The whole listing below is to be returned without alteration.

§ **Supplied material**
■ ■ ■ ■

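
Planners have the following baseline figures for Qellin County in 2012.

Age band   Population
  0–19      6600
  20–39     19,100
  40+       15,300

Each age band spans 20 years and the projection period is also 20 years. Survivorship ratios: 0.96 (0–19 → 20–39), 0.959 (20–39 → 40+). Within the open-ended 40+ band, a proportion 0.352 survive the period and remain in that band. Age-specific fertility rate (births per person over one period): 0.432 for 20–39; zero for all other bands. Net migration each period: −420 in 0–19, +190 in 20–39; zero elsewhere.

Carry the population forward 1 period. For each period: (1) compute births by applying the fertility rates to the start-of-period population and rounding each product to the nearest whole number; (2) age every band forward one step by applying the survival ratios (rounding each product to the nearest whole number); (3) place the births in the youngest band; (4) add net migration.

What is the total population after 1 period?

38060

Let group 1 be 0–19 through group 3 = 40+.
After projecting period 1:
Births: 19100 × 0.432 = 8251
Group 2: 6600 × 0.96 = 6336
Group 3: 19100 × 0.959 + 15300 × 0.352 = 18317 + 5386 = 23703
Net migration: Group 1 − 420 → 7831; Group 2 + 190 → 6526
End of period: [7831, 6526, 23703]
Total after period 1: 7831 + 6526 + 23703 = 38060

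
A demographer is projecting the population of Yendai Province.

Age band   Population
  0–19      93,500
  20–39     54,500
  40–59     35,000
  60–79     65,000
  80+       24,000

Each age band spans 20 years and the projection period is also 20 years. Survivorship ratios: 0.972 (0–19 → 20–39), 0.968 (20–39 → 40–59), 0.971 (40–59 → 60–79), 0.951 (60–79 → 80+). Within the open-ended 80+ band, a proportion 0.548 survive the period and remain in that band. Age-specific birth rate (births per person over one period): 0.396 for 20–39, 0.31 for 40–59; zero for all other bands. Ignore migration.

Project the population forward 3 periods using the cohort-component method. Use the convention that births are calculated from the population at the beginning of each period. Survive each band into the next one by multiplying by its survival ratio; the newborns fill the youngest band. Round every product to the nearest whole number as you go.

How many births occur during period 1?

(Bands numbered youngest = 1 to oldest = 5.)
After projecting period 1:
Births: 54500 × 0.396 = 21582 ; 35000 × 0.31 = 10850 → total 32432
Band 2: 93500 × 0.972 = 90882
Band 3: 54500 × 0.968 = 52756
Band 4: 35000 × 0.971 = 33985
Band 5: 65000 × 0.951 + 24000 × 0.548 = 61815 + 13152 = 74967
Population now: 0–19=32432, 20–39=90882, 40–59=52756, 60–79=33985, 80+=74967

32432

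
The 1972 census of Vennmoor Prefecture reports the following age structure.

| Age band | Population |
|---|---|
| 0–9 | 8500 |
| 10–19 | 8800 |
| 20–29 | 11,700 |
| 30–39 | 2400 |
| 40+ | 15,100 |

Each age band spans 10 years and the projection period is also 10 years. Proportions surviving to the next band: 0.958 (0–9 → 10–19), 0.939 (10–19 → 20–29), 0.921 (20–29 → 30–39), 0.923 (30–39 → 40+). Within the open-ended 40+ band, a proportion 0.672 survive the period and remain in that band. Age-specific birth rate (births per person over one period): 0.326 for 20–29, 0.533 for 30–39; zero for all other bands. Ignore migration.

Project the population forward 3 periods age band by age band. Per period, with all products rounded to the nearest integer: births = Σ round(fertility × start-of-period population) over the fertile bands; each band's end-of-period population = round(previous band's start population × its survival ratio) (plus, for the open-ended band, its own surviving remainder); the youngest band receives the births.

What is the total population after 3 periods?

45546

After projecting period 1:
Births: 11700 × 0.326 = 3814, 2400 × 0.533 = 1279 → total 5093
10–19: 8500 × 0.958 = 8143
20–29: 8800 × 0.939 = 8263
30–39: 11700 × 0.921 = 10776
40+: 2400 × 0.923 + 15100 × 0.672 = 2215 + 10147 = 12362
End of period: [5093, 8143, 8263, 10776, 12362]
After projecting period 2:
Births: 8263 × 0.326 = 2694, 10776 × 0.533 = 5744 → total 8438
10–19: 5093 × 0.958 = 4879
20–29: 8143 × 0.939 = 7646
30–39: 8263 × 0.921 = 7610
40+: 10776 × 0.923 + 12362 × 0.672 = 9946 + 8307 = 18253
End of period: [8438, 4879, 7646, 7610, 18253]
After projecting period 3:
Births: 7646 × 0.326 = 2493, 7610 × 0.533 = 4056 → total 6549
10–19: 8438 × 0.958 = 8084
20–29: 4879 × 0.939 = 4581
30–39: 7646 × 0.921 = 7042
40+: 7610 × 0.923 + 18253 × 0.672 = 7024 + 12266 = 19290
End of period: [6549, 8084, 4581, 7042, 19290]
Total after period 3: 6549 + 8084 + 4581 + 7042 + 19290 = 45546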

■ ■ ■ ■

§ **Result of this task**
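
Planners have the following baseline figures for Qellin County in 2012.

Age band   Population
  0–19      6600
  20–39     19,100
  40+       15,300

Each age band spans 20 years and the projection period is also 20 years. Survivorship ratios: 0.96 (0–19 → 20–39), 0.959 (20–39 → 40+). Within the open-ended 40+ band, a proportion 0.352 survive the period and remain in that band. Age-specific fertility rate (births per person over one period): 0.432 for 20–39; zero for all other bands. Net migration each period: −420 in 0–19, +190 in 20–39; zero elsewhere.

Carry the population forward 1 period. For each period: (1) compute births by applying the fertility rates to the start-of-period population and rounding each product to the nearest whole number; (2) age every band forward one step by applying the survival ratios (rounding each product to the nearest whole number); (3) place the births in the youngest band; (4) add net migration.

What is the total population after 1 period?

38060

Let group 1 be 0–19 through group 3 = 40+.
After projecting period 1:
Births: 19100 × 0.432 = 8251
Group 2: 6600 × 0.96 = 6336
Group 3: 19100 × 0.959 + 15300 × 0.352 = 18317 + 5386 = 23703
Net migration: Group 1 − 420 → 7831; Group 2 + 190 → 6526
End of period: [7831, 6526, 23703]
Total after period 1: 7831 + 6526 + 23703 = 38060

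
A demographer is projecting the population of Yendai Province.

Age band   Population
  0–19      93,500
  20–39     54,500
  40–59     35,000
  60–79     65,000
  80+       24,000

Each age band spans 20 years and the projection period is also 20 years. Survivorship ratios: 0.972 (0–19 → 20–39), 0.968 (20–39 → 40–59), 0.971 (40–59 → 60–79), 0.951 (60–79 → 80+). Within the open-ended 80+ band, a proportion 0.548 survive the period and remain in that band. Age-specific birth rate (births per person over one period): 0.396 for 20–39, 0.31 for 40–59; zero for all other bands. Ignore migration.

Project the population forward 3 periods using the cohort-component method. Use the convention that births are calculated from the population at the beginning of each period. Survive each band into the next one by multiplying by its survival ratio; the newborns fill the youngest band. Round every product to the nearest whole number as you go.

How many births occur during period 1?

(Bands numbered youngest = 1 to oldest = 5.)
After projecting period 1:
Births: 54500 × 0.396 = 21582 ; 35000 × 0.31 = 10850 → total 32432
Band 2: 93500 × 0.972 = 90882
Band 3: 54500 × 0.968 = 52756
Band 4: 35000 × 0.971 = 33985
Band 5: 65000 × 0.951 + 24000 × 0.548 = 61815 + 13152 = 74967
Population now: 0–19=32432, 20–39=90882, 40–59=52756, 60–79=33985, 80+=74967

32432

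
The 1972 census of Vennmoor Prefecture reports the following age structure.

| Age band | Population |
|---|---|
| 0–9 | 8500 |
| 10–19 | 8800 |
| 20–29 | 11,700 |
| 30–39 | 2400 |
| 40+ | 15,100 |

Each age band spans 10 years and the projection period is also 10 years. Proportions surviving to the next band: 0.958 (0–9 → 10–19), 0.939 (10–19 → 20–29), 0.921 (20–29 → 30–39), 0.923 (30–39 → 40+). Within the open-ended 40+ band, a proportion 0.672 survive the period and remain in that band. Age-specific birth rate (births per person over one period): 0.326 for 20–29, 0.533 for 30–39; zero for all other bands. Ignore migration.

Project the population forward 3 periods age band by age band. Per period, with all products rounded to the nearest integer: births = Σ round(fertility × start-of-period population) over the fertile bands; each band's end-of-period population = round(previous band's start population × its survival ratio) (plus, for the open-ended band, its own surviving remainder); the youngest band receives the births.

What is the total population after 3 periods?

45546

After projecting period 1:
Births: 11700 × 0.326 = 3814, 2400 × 0.533 = 1279 → total 5093
10–19: 8500 × 0.958 = 8143
20–29: 8800 × 0.939 = 8263
30–39: 11700 × 0.921 = 10776
40+: 2400 × 0.923 + 15100 × 0.672 = 2215 + 10147 = 12362
End of period: [5093, 8143, 8263, 10776, 12362]
After projecting period 2:
Births: 8263 × 0.326 = 2694, 10776 × 0.533 = 5744 → total 8438
10–19: 5093 × 0.958 = 4879
20–29: 8143 × 0.939 = 7646
30–39: 8263 × 0.921 = 7610
40+: 10776 × 0.923 + 12362 × 0.672 = 9946 + 8307 = 18253
End of period: [8438, 4879, 7646, 7610, 18253]
After projecting period 3:
Births: 7646 × 0.326 = 2493, 7610 × 0.533 = 4056 → total 6549
10–19: 8438 × 0.958 = 8084
20–29: 4879 × 0.939 = 4581
30–39: 7646 × 0.921 = 7042
40+: 7610 × 0.923 + 18253 × 0.672 = 7024 + 12266 = 19290
End of period: [6549, 8084, 4581, 7042, 19290]
Total after period 3: 6549 + 8084 + 4581 + 7042 + 19290 = 45546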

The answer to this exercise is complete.